Your answer should consist of the complete listing, repeated verbatim.

*** Begin section ***

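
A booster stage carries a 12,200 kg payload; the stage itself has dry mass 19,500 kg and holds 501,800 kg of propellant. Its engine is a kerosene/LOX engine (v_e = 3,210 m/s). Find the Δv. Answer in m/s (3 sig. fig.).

Δv ≈ 9060 m/s

m₀ = payload + dry + propellant = 12,200 + 19,500 + 501,800 = 533,500 kg.
m_f = payload + dry = 12,200 + 19,500 = 31,700 kg.
Δv = v_e · ln(m₀/m_f) = 3210.0 × ln(16.83) = 3210.0 × 2.8231 ≈ 9062.3 m/s.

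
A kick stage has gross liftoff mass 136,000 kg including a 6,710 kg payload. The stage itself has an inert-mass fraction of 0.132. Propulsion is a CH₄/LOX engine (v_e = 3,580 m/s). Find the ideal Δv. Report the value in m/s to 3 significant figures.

Stage wet mass = m₀ − payload = 136,000 − 6,710 = 129,290 kg.
Stage dry mass = ε × stage wet mass = 0.132 × 129,290 = 17,066.3 kg.
Burnout mass m_f = stage dry + payload = 17,066.3 + 6,710 = 23,776.3 kg.
Rocket equation: Δv = v_e · ln(136,000/23,776.3) = 3580.0 × ln(5.72) = 3580.0 × 1.7440 ≈ 6243 m/s.

Δv ≈ 6240 m/s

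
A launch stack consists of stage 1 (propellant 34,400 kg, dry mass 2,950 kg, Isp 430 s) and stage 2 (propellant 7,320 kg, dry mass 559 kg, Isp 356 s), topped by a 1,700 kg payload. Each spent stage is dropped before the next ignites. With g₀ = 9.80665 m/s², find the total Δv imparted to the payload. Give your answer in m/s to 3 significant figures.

Δv ≈ 10600 m/s

Ignition mass of stage 1 = 34,400+2,950 + 7,320+559 + 1,700 = 46,929 kg.
Stage 1: m₀ = 46,929 kg, m_f = 46,929 − 34,400 = 12,529 kg; Δv = 430×9.80665×ln(3.746) = 4216.9×1.3206 ≈ 5569 m/s.
Stage 2: m₀ = 9,579 kg, m_f = 9,579 − 7,320 = 2,259 kg; Δv = 356×9.80665×ln(4.24) = 3491.2×1.4447 ≈ 5044 m/s.
Total Δv = 5569 + 5044 = 10613 m/s.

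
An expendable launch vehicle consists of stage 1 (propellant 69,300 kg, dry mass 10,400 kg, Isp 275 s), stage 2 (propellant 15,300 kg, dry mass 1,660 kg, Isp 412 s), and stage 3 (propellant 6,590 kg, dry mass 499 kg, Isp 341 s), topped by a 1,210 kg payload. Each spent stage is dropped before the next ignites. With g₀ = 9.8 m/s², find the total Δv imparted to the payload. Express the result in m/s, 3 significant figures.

Δv ≈ 11900 m/s

Ignition mass of stage 1 = 69,300+10,400 + 15,300+1,660 + 6,590+499 + 1,210 = 104,959 kg.
Stage 1: m₀ = 104,959 kg, m_f = 104,959 − 69,300 = 35,659 kg; Δv = 275×9.8×ln(2.943) = 2695.0×1.0796 ≈ 2909 m/s.
Stage 2: m₀ = 25,259 kg, m_f = 25,259 − 15,300 = 9,959 kg; Δv = 412×9.8×ln(2.536) = 4037.6×0.9307 ≈ 3758 m/s.
Stage 3: m₀ = 8,299 kg, m_f = 8,299 − 6,590 = 1,709 kg; Δv = 341×9.8×ln(4.856) = 3341.8×1.5802 ≈ 5281 m/s.
Total Δv = 2909 + 3758 + 5281 = 11948 m/s.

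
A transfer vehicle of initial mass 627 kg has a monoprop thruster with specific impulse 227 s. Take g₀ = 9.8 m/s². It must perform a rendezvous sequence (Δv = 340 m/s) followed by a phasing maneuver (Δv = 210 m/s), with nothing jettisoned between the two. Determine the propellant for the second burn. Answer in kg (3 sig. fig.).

propellant for the second burn ≈ 48.5 kg

v_e = Isp · g₀ = 227 × 9.8 = 2224.6 m/s.
After the first burn: m = 627 × exp(−340/2224.6) = 627 × 0.85827 = 538.135 kg.
After the second burn: m = 538.135 × exp(−210/2224.6) = 538.135 × 0.90992 = 489.66 kg.
Second-burn propellant = 538.135 − 489.66 = 48.475 kg.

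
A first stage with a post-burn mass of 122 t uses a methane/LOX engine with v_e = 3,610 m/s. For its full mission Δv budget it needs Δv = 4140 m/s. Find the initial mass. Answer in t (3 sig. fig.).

m₀/m_f = exp(Δv / v_e) = exp(4140 / 3610.0) = exp(1.1468) = 3.1481.
m₀ = m_f × 3.1481 = 122 × 3.1481 = 384.068 t.

initial mass ≈ 384 t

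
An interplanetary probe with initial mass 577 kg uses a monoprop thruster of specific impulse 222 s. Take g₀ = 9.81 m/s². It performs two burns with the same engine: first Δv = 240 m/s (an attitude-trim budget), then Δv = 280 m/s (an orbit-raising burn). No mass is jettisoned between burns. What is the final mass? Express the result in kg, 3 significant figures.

final mass ≈ 454 kg

v_e = Isp · g₀ = 222 × 9.81 = 2177.8 m/s.
After the first burn: m = 577 × exp(−240/2177.8) = 577 × 0.89565 = 516.79 kg.
After the second burn: m = 516.79 × exp(−280/2177.8) = 516.79 × 0.87935 = 454.439 kg.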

*** End section ***

**Your solution:**
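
A booster stage carries a 12,200 kg payload; the stage itself has dry mass 19,500 kg and holds 501,800 kg of propellant. Its engine is a kerosene/LOX engine (v_e = 3,210 m/s). Find the Δv. Answer in m/s (3 sig. fig.).

Δv ≈ 9060 m/s

m₀ = payload + dry + propellant = 12,200 + 19,500 + 501,800 = 533,500 kg.
m_f = payload + dry = 12,200 + 19,500 = 31,700 kg.
Δv = v_e · ln(m₀/m_f) = 3210.0 × ln(16.83) = 3210.0 × 2.8231 ≈ 9062.3 m/s.

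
A kick stage has gross liftoff mass 136,000 kg including a 6,710 kg payload. The stage itself has an inert-mass fraction of 0.132. Propulsion is a CH₄/LOX engine (v_e = 3,580 m/s). Find the ideal Δv. Report the value in m/s to 3 significant figures.

Stage wet mass = m₀ − payload = 136,000 − 6,710 = 129,290 kg.
Stage dry mass = ε × stage wet mass = 0.132 × 129,290 = 17,066.3 kg.
Burnout mass m_f = stage dry + payload = 17,066.3 + 6,710 = 23,776.3 kg.
Rocket equation: Δv = v_e · ln(136,000/23,776.3) = 3580.0 × ln(5.72) = 3580.0 × 1.7440 ≈ 6243 m/s.

Δv ≈ 6240 m/s

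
A launch stack consists of stage 1 (propellant 34,400 kg, dry mass 2,950 kg, Isp 430 s) and stage 2 (propellant 7,320 kg, dry mass 559 kg, Isp 356 s), topped by a 1,700 kg payload. Each spent stage is dropped before the next ignites. With g₀ = 9.80665 m/s², find the total Δv imparted to the payload. Give your answer in m/s to 3 significant figures.

Δv ≈ 10600 m/s

Ignition mass of stage 1 = 34,400+2,950 + 7,320+559 + 1,700 = 46,929 kg.
Stage 1: m₀ = 46,929 kg, m_f = 46,929 − 34,400 = 12,529 kg; Δv = 430×9.80665×ln(3.746) = 4216.9×1.3206 ≈ 5569 m/s.
Stage 2: m₀ = 9,579 kg, m_f = 9,579 − 7,320 = 2,259 kg; Δv = 356×9.80665×ln(4.24) = 3491.2×1.4447 ≈ 5044 m/s.
Total Δv = 5569 + 5044 = 10613 m/s.

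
An expendable launch vehicle consists of stage 1 (propellant 69,300 kg, dry mass 10,400 kg, Isp 275 s), stage 2 (propellant 15,300 kg, dry mass 1,660 kg, Isp 412 s), and stage 3 (propellant 6,590 kg, dry mass 499 kg, Isp 341 s), topped by a 1,210 kg payload. Each spent stage is dropped before the next ignites. With g₀ = 9.8 m/s², find the total Δv imparted to the payload. Express the result in m/s, 3 significant figures.

Δv ≈ 11900 m/s

Ignition mass of stage 1 = 69,300+10,400 + 15,300+1,660 + 6,590+499 + 1,210 = 104,959 kg.
Stage 1: m₀ = 104,959 kg, m_f = 104,959 − 69,300 = 35,659 kg; Δv = 275×9.8×ln(2.943) = 2695.0×1.0796 ≈ 2909 m/s.
Stage 2: m₀ = 25,259 kg, m_f = 25,259 − 15,300 = 9,959 kg; Δv = 412×9.8×ln(2.536) = 4037.6×0.9307 ≈ 3758 m/s.
Stage 3: m₀ = 8,299 kg, m_f = 8,299 − 6,590 = 1,709 kg; Δv = 341×9.8×ln(4.856) = 3341.8×1.5802 ≈ 5281 m/s.
Total Δv = 2909 + 3758 + 5281 = 11948 m/s.

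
A transfer vehicle of initial mass 627 kg has a monoprop thruster with specific impulse 227 s. Take g₀ = 9.8 m/s². It must perform a rendezvous sequence (Δv = 340 m/s) followed by a phasing maneuver (Δv = 210 m/s), with nothing jettisoned between the two. Determine the propellant for the second burn. Answer in kg (3 sig. fig.).

propellant for the second burn ≈ 48.5 kg

v_e = Isp · g₀ = 227 × 9.8 = 2224.6 m/s.
After the first burn: m = 627 × exp(−340/2224.6) = 627 × 0.85827 = 538.135 kg.
After the second burn: m = 538.135 × exp(−210/2224.6) = 538.135 × 0.90992 = 489.66 kg.
Second-burn propellant = 538.135 − 489.66 = 48.475 kg.

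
A first stage with a post-burn mass of 122 t uses a methane/LOX engine with v_e = 3,610 m/s. For its full mission Δv budget it needs Δv = 4140 m/s. Find the initial mass. Answer in t (3 sig. fig.).

m₀/m_f = exp(Δv / v_e) = exp(4140 / 3610.0) = exp(1.1468) = 3.1481.
m₀ = m_f × 3.1481 = 122 × 3.1481 = 384.068 t.

initial mass ≈ 384 t

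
An interplanetary probe with initial mass 577 kg uses a monoprop thruster of specific impulse 222 s. Take g₀ = 9.81 m/s². It performs two burns with the same engine: first Δv = 240 m/s (an attitude-trim budget), then Δv = 280 m/s (an orbit-raising burn). No mass is jettisoned between burns. What is the final mass? Express the result in kg, 3 significant figures.

final mass ≈ 454 kg

v_e = Isp · g₀ = 222 × 9.81 = 2177.8 m/s.
After the first burn: m = 577 × exp(−240/2177.8) = 577 × 0.89565 = 516.79 kg.
After the second burn: m = 516.79 × exp(−280/2177.8) = 516.79 × 0.87935 = 454.439 kg.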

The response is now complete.